== Segment start ==

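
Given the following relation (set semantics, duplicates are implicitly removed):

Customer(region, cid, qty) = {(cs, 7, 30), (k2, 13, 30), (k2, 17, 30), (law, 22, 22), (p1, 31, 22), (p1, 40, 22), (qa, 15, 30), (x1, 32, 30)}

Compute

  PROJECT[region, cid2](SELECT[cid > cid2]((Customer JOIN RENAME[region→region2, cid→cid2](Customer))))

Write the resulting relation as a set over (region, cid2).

{(k2, 13), (k2, 15), (k2, 7), (p1, 22), (p1, 31), (qa, 13), (qa, 7), (x1, 13), (x1, 15), (x1, 17), (x1, 7)}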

== Segment end ==

■ What to do
Could you repeat all of the material above exactly?

■ Response area
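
Given the following relation (set semantics, duplicates are implicitly removed):

Customer(region, cid, qty) = {(cs, 7, 30), (k2, 13, 30), (k2, 17, 30), (law, 22, 22), (p1, 31, 22), (p1, 40, 22), (qa, 15, 30), (x1, 32, 30)}

Compute

  PROJECT[region, cid2](SELECT[cid > cid2]((Customer JOIN RENAME[region→region2, cid→cid2](Customer))))

Write the resulting relation as a set over (region, cid2).

{(k2, 13), (k2, 15), (k2, 7), (p1, 22), (p1, 31), (qa, 13), (qa, 7), (x1, 13), (x1, 15), (x1, 17), (x1, 7)}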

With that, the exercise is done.